# Aim of the exercise
Let your answer be the line containing "202 | $23.50 |" and every line below it to the end of the records, copied exactly.

Saved entries:
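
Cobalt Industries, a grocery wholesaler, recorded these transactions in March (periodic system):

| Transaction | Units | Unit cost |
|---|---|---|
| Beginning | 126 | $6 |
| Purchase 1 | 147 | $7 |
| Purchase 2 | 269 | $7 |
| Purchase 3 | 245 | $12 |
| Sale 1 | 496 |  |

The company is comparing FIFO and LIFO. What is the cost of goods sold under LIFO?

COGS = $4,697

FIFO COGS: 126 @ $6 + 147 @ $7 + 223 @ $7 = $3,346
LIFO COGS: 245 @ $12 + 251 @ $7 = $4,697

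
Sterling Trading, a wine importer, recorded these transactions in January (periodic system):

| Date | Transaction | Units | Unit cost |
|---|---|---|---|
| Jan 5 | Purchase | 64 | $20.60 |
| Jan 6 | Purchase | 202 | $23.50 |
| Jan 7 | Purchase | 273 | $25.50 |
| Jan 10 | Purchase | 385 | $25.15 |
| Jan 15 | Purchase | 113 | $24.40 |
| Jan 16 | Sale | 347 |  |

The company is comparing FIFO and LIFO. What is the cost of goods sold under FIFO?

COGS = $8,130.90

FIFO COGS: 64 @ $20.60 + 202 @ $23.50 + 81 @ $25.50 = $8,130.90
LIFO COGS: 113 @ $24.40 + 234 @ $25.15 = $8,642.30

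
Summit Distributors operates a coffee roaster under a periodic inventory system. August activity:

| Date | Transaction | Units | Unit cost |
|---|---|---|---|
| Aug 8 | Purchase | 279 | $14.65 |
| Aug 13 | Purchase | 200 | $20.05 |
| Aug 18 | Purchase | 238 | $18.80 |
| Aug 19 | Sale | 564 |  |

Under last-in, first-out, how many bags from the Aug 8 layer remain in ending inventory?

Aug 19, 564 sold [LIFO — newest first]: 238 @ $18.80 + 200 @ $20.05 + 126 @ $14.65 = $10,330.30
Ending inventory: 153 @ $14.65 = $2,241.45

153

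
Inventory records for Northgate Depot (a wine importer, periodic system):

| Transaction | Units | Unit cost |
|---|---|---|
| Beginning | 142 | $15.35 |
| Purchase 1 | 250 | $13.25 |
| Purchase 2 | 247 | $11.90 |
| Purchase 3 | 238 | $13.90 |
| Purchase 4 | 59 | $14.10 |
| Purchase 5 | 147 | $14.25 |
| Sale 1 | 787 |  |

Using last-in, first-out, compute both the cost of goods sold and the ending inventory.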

# Written response
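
| Jan 6 | Purchase | 202 | $23.50 |
| Jan 7 | Purchase | 273 | $25.50 |
| Jan 10 | Purchase | 385 | $25.15 |
| Jan 15 | Purchase | 113 | $24.40 |
| Jan 16 | Sale | 347 |  |

The company is comparing FIFO and LIFO. What is the cost of goods sold under FIFO?

COGS = $8,130.90

FIFO COGS: 64 @ $20.60 + 202 @ $23.50 + 81 @ $25.50 = $8,130.90
LIFO COGS: 113 @ $24.40 + 234 @ $25.15 = $8,642.30

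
Summit Distributors operates a coffee roaster under a periodic inventory system. August activity:

| Date | Transaction | Units | Unit cost |
|---|---|---|---|
| Aug 8 | Purchase | 279 | $14.65 |
| Aug 13 | Purchase | 200 | $20.05 |
| Aug 18 | Purchase | 238 | $18.80 |
| Aug 19 | Sale | 564 |  |

Under last-in, first-out, how many bags from the Aug 8 layer remain in ending inventory?

Aug 19, 564 sold [LIFO — newest first]: 238 @ $18.80 + 200 @ $20.05 + 126 @ $14.65 = $10,330.30
Ending inventory: 153 @ $14.65 = $2,241.45

153

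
Inventory records for Northgate Depot (a wine importer, periodic system):

| Transaction | Units | Unit cost |
|---|---|---|
| Beginning | 142 | $15.35 |
| Purchase 1 | 250 | $13.25 |
| Purchase 2 | 247 | $11.90 |
| Purchase 3 | 238 | $13.90 |
| Purchase 4 | 59 | $14.10 |
| Purchase 5 | 147 | $14.25 |
| Sale 1 | 787 |  |

Using last-in, first-out, compute both the cost of goods sold and the ending inventory.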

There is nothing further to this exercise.